=== SUPPLIED DATA ===
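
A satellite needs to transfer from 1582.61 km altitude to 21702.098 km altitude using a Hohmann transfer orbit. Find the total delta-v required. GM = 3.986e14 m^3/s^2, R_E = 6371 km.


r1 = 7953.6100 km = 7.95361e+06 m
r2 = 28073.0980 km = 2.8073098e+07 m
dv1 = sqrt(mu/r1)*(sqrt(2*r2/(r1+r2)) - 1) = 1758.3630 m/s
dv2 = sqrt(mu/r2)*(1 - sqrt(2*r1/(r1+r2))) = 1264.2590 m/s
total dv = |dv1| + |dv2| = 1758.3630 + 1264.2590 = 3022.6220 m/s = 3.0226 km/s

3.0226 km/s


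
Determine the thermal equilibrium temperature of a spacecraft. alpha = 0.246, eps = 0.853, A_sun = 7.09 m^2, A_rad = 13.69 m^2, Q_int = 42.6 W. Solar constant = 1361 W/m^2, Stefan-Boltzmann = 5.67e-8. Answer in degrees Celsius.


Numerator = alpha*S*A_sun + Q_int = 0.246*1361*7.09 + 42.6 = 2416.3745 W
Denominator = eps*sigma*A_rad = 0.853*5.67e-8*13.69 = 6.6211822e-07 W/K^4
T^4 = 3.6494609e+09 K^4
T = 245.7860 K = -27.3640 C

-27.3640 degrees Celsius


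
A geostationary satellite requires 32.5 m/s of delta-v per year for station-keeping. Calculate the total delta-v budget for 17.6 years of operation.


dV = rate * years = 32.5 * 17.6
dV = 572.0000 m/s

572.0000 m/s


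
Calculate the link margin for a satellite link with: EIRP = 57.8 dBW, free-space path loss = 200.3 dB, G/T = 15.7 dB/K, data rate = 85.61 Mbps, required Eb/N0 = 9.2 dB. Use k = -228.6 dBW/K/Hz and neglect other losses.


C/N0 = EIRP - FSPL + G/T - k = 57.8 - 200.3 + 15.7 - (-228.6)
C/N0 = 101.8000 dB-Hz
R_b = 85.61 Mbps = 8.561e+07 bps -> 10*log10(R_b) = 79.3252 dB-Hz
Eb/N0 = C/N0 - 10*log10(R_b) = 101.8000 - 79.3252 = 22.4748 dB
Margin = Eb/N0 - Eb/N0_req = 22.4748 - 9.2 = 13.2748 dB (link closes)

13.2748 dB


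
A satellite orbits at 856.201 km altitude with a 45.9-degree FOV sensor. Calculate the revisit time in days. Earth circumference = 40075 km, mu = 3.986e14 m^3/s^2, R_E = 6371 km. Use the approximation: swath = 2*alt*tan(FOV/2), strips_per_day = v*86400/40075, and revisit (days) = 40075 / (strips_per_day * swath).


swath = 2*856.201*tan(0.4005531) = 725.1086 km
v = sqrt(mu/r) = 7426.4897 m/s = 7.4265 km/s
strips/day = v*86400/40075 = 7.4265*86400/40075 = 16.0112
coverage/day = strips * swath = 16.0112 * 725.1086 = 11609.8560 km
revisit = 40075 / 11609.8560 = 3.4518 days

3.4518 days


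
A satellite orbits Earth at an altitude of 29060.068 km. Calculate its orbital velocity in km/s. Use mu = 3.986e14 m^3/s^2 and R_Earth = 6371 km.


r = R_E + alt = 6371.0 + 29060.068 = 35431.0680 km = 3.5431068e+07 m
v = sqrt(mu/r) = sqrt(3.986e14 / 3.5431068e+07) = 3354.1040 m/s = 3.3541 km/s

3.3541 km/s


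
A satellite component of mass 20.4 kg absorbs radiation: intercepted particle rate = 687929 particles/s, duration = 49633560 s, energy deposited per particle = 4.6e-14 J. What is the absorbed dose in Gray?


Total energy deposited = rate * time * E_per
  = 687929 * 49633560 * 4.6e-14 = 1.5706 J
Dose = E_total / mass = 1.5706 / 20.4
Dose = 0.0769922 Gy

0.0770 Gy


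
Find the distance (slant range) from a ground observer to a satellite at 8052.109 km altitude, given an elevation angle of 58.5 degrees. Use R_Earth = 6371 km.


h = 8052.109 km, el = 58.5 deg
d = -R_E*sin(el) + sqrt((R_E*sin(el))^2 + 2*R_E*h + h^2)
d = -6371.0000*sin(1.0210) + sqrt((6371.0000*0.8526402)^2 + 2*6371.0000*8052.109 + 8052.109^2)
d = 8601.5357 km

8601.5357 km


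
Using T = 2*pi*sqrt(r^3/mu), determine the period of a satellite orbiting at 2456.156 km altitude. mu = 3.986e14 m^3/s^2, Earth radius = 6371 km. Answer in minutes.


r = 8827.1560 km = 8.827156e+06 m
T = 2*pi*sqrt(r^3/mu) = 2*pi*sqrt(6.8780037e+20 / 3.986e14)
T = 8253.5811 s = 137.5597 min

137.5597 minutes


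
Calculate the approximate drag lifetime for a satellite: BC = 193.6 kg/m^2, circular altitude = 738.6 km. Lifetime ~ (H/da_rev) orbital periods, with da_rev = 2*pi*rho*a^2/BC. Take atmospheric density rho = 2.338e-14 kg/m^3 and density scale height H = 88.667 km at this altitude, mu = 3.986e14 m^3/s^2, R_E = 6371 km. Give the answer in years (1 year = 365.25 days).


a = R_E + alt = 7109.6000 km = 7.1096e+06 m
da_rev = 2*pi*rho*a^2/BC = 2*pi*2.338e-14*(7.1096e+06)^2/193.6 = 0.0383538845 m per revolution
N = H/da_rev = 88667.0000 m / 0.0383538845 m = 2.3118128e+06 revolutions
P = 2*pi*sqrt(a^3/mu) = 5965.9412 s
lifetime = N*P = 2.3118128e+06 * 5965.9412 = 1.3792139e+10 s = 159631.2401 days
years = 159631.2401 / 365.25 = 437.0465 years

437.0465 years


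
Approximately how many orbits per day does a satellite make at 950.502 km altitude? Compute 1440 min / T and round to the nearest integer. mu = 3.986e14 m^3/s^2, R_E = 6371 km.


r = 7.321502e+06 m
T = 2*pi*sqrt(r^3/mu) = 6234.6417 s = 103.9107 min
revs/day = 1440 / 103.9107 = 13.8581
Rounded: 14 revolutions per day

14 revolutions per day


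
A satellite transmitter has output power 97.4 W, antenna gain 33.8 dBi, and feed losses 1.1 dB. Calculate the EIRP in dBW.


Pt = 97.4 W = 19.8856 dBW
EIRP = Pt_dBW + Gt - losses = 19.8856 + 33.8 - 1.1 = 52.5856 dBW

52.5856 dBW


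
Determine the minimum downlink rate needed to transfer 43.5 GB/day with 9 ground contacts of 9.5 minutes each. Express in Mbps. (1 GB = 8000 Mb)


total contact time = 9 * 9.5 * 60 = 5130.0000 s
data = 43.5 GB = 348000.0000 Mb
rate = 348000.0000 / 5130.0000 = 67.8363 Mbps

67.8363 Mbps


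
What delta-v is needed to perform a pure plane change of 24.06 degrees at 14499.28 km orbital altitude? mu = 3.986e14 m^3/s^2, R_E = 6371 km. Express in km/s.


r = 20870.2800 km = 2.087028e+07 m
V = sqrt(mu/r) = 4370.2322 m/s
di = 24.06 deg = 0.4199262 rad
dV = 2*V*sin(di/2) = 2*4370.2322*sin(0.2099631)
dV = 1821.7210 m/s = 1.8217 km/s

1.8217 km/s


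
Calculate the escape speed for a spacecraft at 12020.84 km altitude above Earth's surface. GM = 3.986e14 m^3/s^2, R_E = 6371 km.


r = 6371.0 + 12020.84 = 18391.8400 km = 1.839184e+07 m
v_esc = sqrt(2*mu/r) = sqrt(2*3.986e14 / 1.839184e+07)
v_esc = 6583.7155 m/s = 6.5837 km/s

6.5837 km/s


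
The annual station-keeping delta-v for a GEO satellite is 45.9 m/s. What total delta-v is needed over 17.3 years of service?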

=== GOAL OF THE EXERCISE ===
Without skipping a line, retype the full listing.

=== EXERCISE OUTPUT ===
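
A satellite needs to transfer from 1582.61 km altitude to 21702.098 km altitude using a Hohmann transfer orbit. Find the total delta-v required. GM = 3.986e14 m^3/s^2, R_E = 6371 km.


r1 = 7953.6100 km = 7.95361e+06 m
r2 = 28073.0980 km = 2.8073098e+07 m
dv1 = sqrt(mu/r1)*(sqrt(2*r2/(r1+r2)) - 1) = 1758.3630 m/s
dv2 = sqrt(mu/r2)*(1 - sqrt(2*r1/(r1+r2))) = 1264.2590 m/s
total dv = |dv1| + |dv2| = 1758.3630 + 1264.2590 = 3022.6220 m/s = 3.0226 km/s

3.0226 km/s


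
Determine the thermal equilibrium temperature of a spacecraft. alpha = 0.246, eps = 0.853, A_sun = 7.09 m^2, A_rad = 13.69 m^2, Q_int = 42.6 W. Solar constant = 1361 W/m^2, Stefan-Boltzmann = 5.67e-8. Answer in degrees Celsius.


Numerator = alpha*S*A_sun + Q_int = 0.246*1361*7.09 + 42.6 = 2416.3745 W
Denominator = eps*sigma*A_rad = 0.853*5.67e-8*13.69 = 6.6211822e-07 W/K^4
T^4 = 3.6494609e+09 K^4
T = 245.7860 K = -27.3640 C

-27.3640 degrees Celsius


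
A geostationary satellite requires 32.5 m/s of delta-v per year for station-keeping. Calculate the total delta-v budget for 17.6 years of operation.


dV = rate * years = 32.5 * 17.6
dV = 572.0000 m/s

572.0000 m/s


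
Calculate the link margin for a satellite link with: EIRP = 57.8 dBW, free-space path loss = 200.3 dB, G/T = 15.7 dB/K, data rate = 85.61 Mbps, required Eb/N0 = 9.2 dB. Use k = -228.6 dBW/K/Hz and neglect other losses.


C/N0 = EIRP - FSPL + G/T - k = 57.8 - 200.3 + 15.7 - (-228.6)
C/N0 = 101.8000 dB-Hz
R_b = 85.61 Mbps = 8.561e+07 bps -> 10*log10(R_b) = 79.3252 dB-Hz
Eb/N0 = C/N0 - 10*log10(R_b) = 101.8000 - 79.3252 = 22.4748 dB
Margin = Eb/N0 - Eb/N0_req = 22.4748 - 9.2 = 13.2748 dB (link closes)

13.2748 dB


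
A satellite orbits at 856.201 km altitude with a 45.9-degree FOV sensor. Calculate the revisit time in days. Earth circumference = 40075 km, mu = 3.986e14 m^3/s^2, R_E = 6371 km. Use the approximation: swath = 2*alt*tan(FOV/2), strips_per_day = v*86400/40075, and revisit (days) = 40075 / (strips_per_day * swath).


swath = 2*856.201*tan(0.4005531) = 725.1086 km
v = sqrt(mu/r) = 7426.4897 m/s = 7.4265 km/s
strips/day = v*86400/40075 = 7.4265*86400/40075 = 16.0112
coverage/day = strips * swath = 16.0112 * 725.1086 = 11609.8560 km
revisit = 40075 / 11609.8560 = 3.4518 days

3.4518 days


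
A satellite orbits Earth at an altitude of 29060.068 km. Calculate its orbital velocity in km/s. Use mu = 3.986e14 m^3/s^2 and R_Earth = 6371 km.


r = R_E + alt = 6371.0 + 29060.068 = 35431.0680 km = 3.5431068e+07 m
v = sqrt(mu/r) = sqrt(3.986e14 / 3.5431068e+07) = 3354.1040 m/s = 3.3541 km/s

3.3541 km/s


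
A satellite component of mass 20.4 kg absorbs radiation: intercepted particle rate = 687929 particles/s, duration = 49633560 s, energy deposited per particle = 4.6e-14 J. What is the absorbed dose in Gray?


Total energy deposited = rate * time * E_per
  = 687929 * 49633560 * 4.6e-14 = 1.5706 J
Dose = E_total / mass = 1.5706 / 20.4
Dose = 0.0769922 Gy

0.0770 Gy


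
Find the distance (slant range) from a ground observer to a satellite at 8052.109 km altitude, given an elevation angle of 58.5 degrees. Use R_Earth = 6371 km.


h = 8052.109 km, el = 58.5 deg
d = -R_E*sin(el) + sqrt((R_E*sin(el))^2 + 2*R_E*h + h^2)
d = -6371.0000*sin(1.0210) + sqrt((6371.0000*0.8526402)^2 + 2*6371.0000*8052.109 + 8052.109^2)
d = 8601.5357 km

8601.5357 km


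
Using T = 2*pi*sqrt(r^3/mu), determine the period of a satellite orbiting at 2456.156 km altitude. mu = 3.986e14 m^3/s^2, Earth radius = 6371 km. Answer in minutes.


r = 8827.1560 km = 8.827156e+06 m
T = 2*pi*sqrt(r^3/mu) = 2*pi*sqrt(6.8780037e+20 / 3.986e14)
T = 8253.5811 s = 137.5597 min

137.5597 minutes


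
Calculate the approximate drag lifetime for a satellite: BC = 193.6 kg/m^2, circular altitude = 738.6 km. Lifetime ~ (H/da_rev) orbital periods, with da_rev = 2*pi*rho*a^2/BC. Take atmospheric density rho = 2.338e-14 kg/m^3 and density scale height H = 88.667 km at this altitude, mu = 3.986e14 m^3/s^2, R_E = 6371 km. Give the answer in years (1 year = 365.25 days).


a = R_E + alt = 7109.6000 km = 7.1096e+06 m
da_rev = 2*pi*rho*a^2/BC = 2*pi*2.338e-14*(7.1096e+06)^2/193.6 = 0.0383538845 m per revolution
N = H/da_rev = 88667.0000 m / 0.0383538845 m = 2.3118128e+06 revolutions
P = 2*pi*sqrt(a^3/mu) = 5965.9412 s
lifetime = N*P = 2.3118128e+06 * 5965.9412 = 1.3792139e+10 s = 159631.2401 days
years = 159631.2401 / 365.25 = 437.0465 years

437.0465 years


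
Approximately how many orbits per day does a satellite make at 950.502 km altitude? Compute 1440 min / T and round to the nearest integer. mu = 3.986e14 m^3/s^2, R_E = 6371 km.


r = 7.321502e+06 m
T = 2*pi*sqrt(r^3/mu) = 6234.6417 s = 103.9107 min
revs/day = 1440 / 103.9107 = 13.8581
Rounded: 14 revolutions per day

14 revolutions per day


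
A satellite transmitter has output power 97.4 W, antenna gain 33.8 dBi, and feed losses 1.1 dB. Calculate the EIRP in dBW.


Pt = 97.4 W = 19.8856 dBW
EIRP = Pt_dBW + Gt - losses = 19.8856 + 33.8 - 1.1 = 52.5856 dBW

52.5856 dBW


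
Determine the minimum downlink rate needed to transfer 43.5 GB/day with 9 ground contacts of 9.5 minutes each. Express in Mbps. (1 GB = 8000 Mb)


total contact time = 9 * 9.5 * 60 = 5130.0000 s
data = 43.5 GB = 348000.0000 Mb
rate = 348000.0000 / 5130.0000 = 67.8363 Mbps

67.8363 Mbps


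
What delta-v is needed to perform a pure plane change of 24.06 degrees at 14499.28 km orbital altitude? mu = 3.986e14 m^3/s^2, R_E = 6371 km. Express in km/s.


r = 20870.2800 km = 2.087028e+07 m
V = sqrt(mu/r) = 4370.2322 m/s
di = 24.06 deg = 0.4199262 rad
dV = 2*V*sin(di/2) = 2*4370.2322*sin(0.2099631)
dV = 1821.7210 m/s = 1.8217 km/s

1.8217 km/s


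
Calculate the escape speed for a spacecraft at 12020.84 km altitude above Earth's surface. GM = 3.986e14 m^3/s^2, R_E = 6371 km.


r = 6371.0 + 12020.84 = 18391.8400 km = 1.839184e+07 m
v_esc = sqrt(2*mu/r) = sqrt(2*3.986e14 / 1.839184e+07)
v_esc = 6583.7155 m/s = 6.5837 km/s

6.5837 km/s


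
The annual station-keeping delta-v for a GEO satellite is 45.9 m/s. What total delta-v is needed over 17.3 years of service?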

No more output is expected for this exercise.